━━ DATA EXCERPTS ━━

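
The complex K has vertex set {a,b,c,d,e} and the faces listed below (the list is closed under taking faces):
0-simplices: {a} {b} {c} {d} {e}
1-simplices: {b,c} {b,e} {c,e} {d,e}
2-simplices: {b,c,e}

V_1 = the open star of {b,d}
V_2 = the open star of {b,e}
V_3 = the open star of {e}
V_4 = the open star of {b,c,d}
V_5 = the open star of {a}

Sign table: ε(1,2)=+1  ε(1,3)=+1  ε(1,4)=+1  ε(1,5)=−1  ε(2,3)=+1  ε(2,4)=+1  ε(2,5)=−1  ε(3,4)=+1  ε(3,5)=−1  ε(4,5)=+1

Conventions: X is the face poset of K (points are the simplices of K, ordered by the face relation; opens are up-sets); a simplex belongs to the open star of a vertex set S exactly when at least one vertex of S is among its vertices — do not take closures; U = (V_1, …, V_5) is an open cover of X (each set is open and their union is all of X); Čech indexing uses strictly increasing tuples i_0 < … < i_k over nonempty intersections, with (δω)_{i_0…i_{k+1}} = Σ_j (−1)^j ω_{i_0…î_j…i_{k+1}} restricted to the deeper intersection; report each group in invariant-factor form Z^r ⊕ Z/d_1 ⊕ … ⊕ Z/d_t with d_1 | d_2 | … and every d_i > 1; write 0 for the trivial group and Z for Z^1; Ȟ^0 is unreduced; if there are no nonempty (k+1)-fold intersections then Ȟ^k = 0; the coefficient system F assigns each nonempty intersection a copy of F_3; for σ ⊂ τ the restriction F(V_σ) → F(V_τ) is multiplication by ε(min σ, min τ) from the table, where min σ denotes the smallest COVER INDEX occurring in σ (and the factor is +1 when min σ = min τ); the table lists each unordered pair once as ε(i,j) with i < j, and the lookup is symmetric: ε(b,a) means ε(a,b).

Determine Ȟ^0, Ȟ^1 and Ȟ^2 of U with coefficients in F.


Ȟ^0 = Z/3 ⊕ Z/3; Ȟ^1 = 0; Ȟ^2 = 0

nonempty intersections:
  V1={{b},{d},{b,c},{b,e},{d,e},{b,c,e}} V2={{b},{e},{b,c},{b,e},{c,e},{d,e},{b,c,e}} V3={{e},{b,e},{c,e},{d,e},{b,c,e}} V4={{b},{c},{d},{b,c},{b,e},{c,e},{d,e},{b,c,e}} V5={{a}}
  V12={{b},{b,c},{b,e},{d,e},{b,c,e}} V13={{b,e},{d,e},{b,c,e}} V14={{b},{d},{b,c},{b,e},{d,e},{b,c,e}} V23={{e},{b,e},{c,e},{d,e},{b,c,e}} V24={{b},{b,c},{b,e},{c,e},{d,e},{b,c,e}} V34={{b,e},{c,e},{d,e},{b,c,e}}
  V123={{b,e},{d,e},{b,c,e}} V124={{b},{b,c},{b,e},{d,e},{b,c,e}} V134={{b,e},{d,e},{b,c,e}} V234={{b,e},{c,e},{d,e},{b,c,e}}
  V1234={{b,e},{d,e},{b,c,e}}
C dims 5,6,4,1; δ0: rk_F3 3; δ1: rk_F3 3; δ2: rk_F3 1
Ȟ^0: (5−3)−0=2 ⇒ Z/3 ⊕ Z/3
Ȟ^1: (6−3)−3=0 ⇒ 0
Ȟ^2: (4−1)−3=0 ⇒ 0


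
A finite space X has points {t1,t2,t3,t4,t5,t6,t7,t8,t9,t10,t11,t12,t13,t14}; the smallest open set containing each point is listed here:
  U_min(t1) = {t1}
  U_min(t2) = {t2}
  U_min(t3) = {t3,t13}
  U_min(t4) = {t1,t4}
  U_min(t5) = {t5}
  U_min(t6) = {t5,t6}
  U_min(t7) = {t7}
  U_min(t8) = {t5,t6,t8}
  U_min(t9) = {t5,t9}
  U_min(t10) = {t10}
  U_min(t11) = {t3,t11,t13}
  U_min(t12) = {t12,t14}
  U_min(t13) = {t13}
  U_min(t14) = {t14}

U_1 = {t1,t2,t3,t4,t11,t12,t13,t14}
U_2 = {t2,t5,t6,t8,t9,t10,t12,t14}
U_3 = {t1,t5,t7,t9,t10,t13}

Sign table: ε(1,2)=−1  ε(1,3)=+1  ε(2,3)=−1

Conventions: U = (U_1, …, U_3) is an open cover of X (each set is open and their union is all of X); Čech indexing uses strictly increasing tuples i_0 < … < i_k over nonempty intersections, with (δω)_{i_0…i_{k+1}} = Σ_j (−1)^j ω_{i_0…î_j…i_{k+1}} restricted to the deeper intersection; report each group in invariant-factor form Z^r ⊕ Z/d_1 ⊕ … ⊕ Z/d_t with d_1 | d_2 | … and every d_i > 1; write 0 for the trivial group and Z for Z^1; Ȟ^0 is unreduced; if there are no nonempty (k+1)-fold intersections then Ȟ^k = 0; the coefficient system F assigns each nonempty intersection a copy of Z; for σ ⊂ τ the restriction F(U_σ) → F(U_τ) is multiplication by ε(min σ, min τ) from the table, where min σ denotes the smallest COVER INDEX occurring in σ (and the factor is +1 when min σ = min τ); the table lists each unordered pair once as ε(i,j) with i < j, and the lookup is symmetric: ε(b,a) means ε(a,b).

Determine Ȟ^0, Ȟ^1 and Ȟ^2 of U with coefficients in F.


Ȟ^0 = Z; Ȟ^1 = Z; Ȟ^2 = 0

cover nerve:
  U12={t2,t12,t14} U13={t1,t13} U23={t5,t9,t10}
C dims 3,3; δ0: rk 2, SNF 1^2
Ȟ^0: (3−2)−0=1 ⇒ Z
Ȟ^1: (3−0)−2=1 ⇒ Z
Ȟ^2: (0−0)−0=0 ⇒ 0


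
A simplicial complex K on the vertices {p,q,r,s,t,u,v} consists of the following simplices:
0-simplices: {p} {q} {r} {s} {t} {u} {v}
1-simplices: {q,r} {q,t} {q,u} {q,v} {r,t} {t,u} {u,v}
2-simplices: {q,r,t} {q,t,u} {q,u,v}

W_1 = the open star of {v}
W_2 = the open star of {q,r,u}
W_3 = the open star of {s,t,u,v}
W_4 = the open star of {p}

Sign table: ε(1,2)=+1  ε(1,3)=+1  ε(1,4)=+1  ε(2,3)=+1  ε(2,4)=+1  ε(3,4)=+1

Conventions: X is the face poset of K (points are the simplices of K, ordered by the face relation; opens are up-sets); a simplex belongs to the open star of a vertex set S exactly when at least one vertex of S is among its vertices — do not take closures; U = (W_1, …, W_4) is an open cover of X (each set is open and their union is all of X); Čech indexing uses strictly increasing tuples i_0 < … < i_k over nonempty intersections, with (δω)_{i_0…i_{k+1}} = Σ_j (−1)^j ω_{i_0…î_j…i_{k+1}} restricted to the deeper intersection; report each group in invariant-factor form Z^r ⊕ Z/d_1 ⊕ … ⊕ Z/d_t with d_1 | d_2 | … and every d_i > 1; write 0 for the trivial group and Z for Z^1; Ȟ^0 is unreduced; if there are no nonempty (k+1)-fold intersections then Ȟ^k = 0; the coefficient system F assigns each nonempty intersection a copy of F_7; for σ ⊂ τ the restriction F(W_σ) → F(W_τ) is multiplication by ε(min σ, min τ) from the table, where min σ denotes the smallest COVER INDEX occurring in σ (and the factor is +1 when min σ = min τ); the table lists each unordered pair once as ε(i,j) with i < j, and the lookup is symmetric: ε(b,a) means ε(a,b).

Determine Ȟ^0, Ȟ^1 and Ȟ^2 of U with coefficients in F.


cover nerve:
  W1={{v},{q,v},{u,v},{q,u,v}} W2={{q},{r},{u},{q,r},{q,t},{q,u},{q,v},{r,t},{t,u},{u,v},{q,r,t},{q,t,u},{q,u,v}} W3={{s},{t},{u},{v},{q,t},{q,u},{q,v},{r,t},{t,u},{u,v},{q,r,t},{q,t,u},{q,u,v}} W4={{p}}
  W12={{q,v},{u,v},{q,u,v}} W13={{v},{q,v},{u,v},{q,u,v}} W23={{u},{q,t},{q,u},{q,v},{r,t},{t,u},{u,v},{q,r,t},{q,t,u},{q,u,v}}
  W123={{q,v},{u,v},{q,u,v}}
C dims 4,3,1; δ0: rk_F7 2; δ1: rk_F7 1
Ȟ^0: (4−2)−0=2 ⇒ Z/7 ⊕ Z/7
Ȟ^1: (3−1)−2=0 ⇒ 0
Ȟ^2: (1−0)−1=0 ⇒ 0

Ȟ^0 ≅ Z/7 ⊕ Z/7; Ȟ^1 ≅ 0; Ȟ^2 ≅ 0


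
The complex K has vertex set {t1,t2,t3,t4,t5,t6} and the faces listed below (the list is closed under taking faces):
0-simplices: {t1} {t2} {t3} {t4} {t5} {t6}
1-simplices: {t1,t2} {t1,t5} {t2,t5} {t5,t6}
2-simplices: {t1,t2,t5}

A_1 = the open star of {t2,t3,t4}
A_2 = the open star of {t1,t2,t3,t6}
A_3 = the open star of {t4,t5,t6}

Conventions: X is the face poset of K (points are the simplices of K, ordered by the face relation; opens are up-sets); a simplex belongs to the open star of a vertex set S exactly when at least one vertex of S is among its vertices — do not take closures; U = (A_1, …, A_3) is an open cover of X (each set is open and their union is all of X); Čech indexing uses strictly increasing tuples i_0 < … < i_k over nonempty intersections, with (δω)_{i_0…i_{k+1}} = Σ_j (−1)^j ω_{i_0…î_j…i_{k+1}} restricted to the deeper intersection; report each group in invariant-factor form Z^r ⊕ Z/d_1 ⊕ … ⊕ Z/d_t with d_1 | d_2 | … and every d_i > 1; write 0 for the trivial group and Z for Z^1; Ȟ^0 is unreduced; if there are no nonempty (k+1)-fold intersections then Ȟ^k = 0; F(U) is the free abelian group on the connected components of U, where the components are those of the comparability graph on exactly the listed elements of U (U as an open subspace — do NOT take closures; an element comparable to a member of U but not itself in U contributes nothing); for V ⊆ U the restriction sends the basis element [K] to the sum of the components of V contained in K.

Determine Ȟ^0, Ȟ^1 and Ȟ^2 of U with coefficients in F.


Ȟ^0 = Z^3,  Ȟ^1 = 0,  Ȟ^2 = 0

nonempty overlaps:
  A1={{t2},{t3},{t4},{t1,t2},{t2,t5},{t1,t2,t5}} A2={{t1},{t2},{t3},{t6},{t1,t2},{t1,t5},{t2,t5},{t5,t6},{t1,t2,t5}} A3={{t4},{t5},{t6},{t1,t5},{t2,t5},{t5,t6},{t1,t2,t5}}
  A12={{t2},{t3},{t1,t2},{t2,t5},{t1,t2,t5}} A13={{t4},{t2,t5},{t1,t2,t5}} A23={{t6},{t1,t5},{t2,t5},{t5,t6},{t1,t2,t5}}
  A123={{t2,t5},{t1,t2,t5}}
components per intersection:
  A1: {{t2},{t1,t2},{t2,t5},{t1,t2,t5}} {{t3}} {{t4}}
  A2: {{t1},{t2},{t1,t2},{t1,t5},{t2,t5},{t1,t2,t5}} {{t3}} {{t6},{t5,t6}}
  A3: {{t4}} {{t5},{t6},{t1,t5},{t2,t5},{t5,t6},{t1,t2,t5}}
  A12: {{t2},{t1,t2},{t2,t5},{t1,t2,t5}} {{t3}}
  A13: {{t4}} {{t2,t5},{t1,t2,t5}}
  A23: {{t6},{t5,t6}} {{t1,t5},{t2,t5},{t1,t2,t5}}
  A123: {{t2,t5},{t1,t2,t5}}
C dims 8,6,1; δ0: rk 5, SNF 1^5; δ1: rk 1, SNF 1^1
degree 0: 8−5−0 = 3 → Ȟ^0 ≅ Z^3
degree 1: 6−1−5 = 0 → Ȟ^1 ≅ 0
degree 2: 1−0−1 = 0 → Ȟ^2 ≅ 0


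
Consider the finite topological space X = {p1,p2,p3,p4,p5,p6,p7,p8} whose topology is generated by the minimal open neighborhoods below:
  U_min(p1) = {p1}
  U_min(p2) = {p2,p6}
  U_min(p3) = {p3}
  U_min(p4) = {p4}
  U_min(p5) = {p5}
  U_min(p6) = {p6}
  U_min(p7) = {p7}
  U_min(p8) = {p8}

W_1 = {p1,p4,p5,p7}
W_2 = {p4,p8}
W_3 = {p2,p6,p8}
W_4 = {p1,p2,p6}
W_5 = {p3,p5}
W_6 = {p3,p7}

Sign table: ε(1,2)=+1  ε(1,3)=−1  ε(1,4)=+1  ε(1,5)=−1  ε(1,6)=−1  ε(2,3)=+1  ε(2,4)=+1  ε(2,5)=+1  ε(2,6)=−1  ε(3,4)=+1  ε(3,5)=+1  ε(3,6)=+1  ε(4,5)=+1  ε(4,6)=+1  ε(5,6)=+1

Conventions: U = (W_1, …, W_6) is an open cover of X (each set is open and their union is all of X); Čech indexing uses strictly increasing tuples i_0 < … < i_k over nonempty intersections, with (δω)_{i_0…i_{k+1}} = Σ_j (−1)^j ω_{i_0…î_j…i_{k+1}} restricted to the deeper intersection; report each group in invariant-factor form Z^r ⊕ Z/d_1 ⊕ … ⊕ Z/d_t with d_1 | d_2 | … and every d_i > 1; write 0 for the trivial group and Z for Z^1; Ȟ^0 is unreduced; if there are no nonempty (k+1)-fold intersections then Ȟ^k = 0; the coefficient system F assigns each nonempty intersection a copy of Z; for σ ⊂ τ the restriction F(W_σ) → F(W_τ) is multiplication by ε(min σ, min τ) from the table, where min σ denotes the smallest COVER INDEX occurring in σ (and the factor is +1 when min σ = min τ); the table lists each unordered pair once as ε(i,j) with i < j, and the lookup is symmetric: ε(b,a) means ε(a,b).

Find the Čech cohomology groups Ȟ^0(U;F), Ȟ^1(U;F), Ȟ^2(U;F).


Ȟ^0 ≅ Z, Ȟ^1 ≅ Z^2 and Ȟ^2 ≅ 0

nonempty intersections:
  W12={p4} W14={p1} W15={p5} W16={p7} W23={p8} W34={p2,p6} W56={p3}
C dims 6,7; δ0: rk 5, SNF 1^5
Ȟ^0: (6−5)−0=1 ⇒ Z
Ȟ^1: (7−0)−5=2 ⇒ Z^2
Ȟ^2: (0−0)−0=0 ⇒ 0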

━━━

» TASK OBJECTIVE
Search the entries for the word "faces" and show every line that has it.

» WRITTEN SOLUTION
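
The complex K has vertex set {a,b,c,d,e} and the faces listed below (the list is closed under taking faces):
The complex K has vertex set {t1,t2,t3,t4,t5,t6} and the faces listed below (the list is closed under taking faces):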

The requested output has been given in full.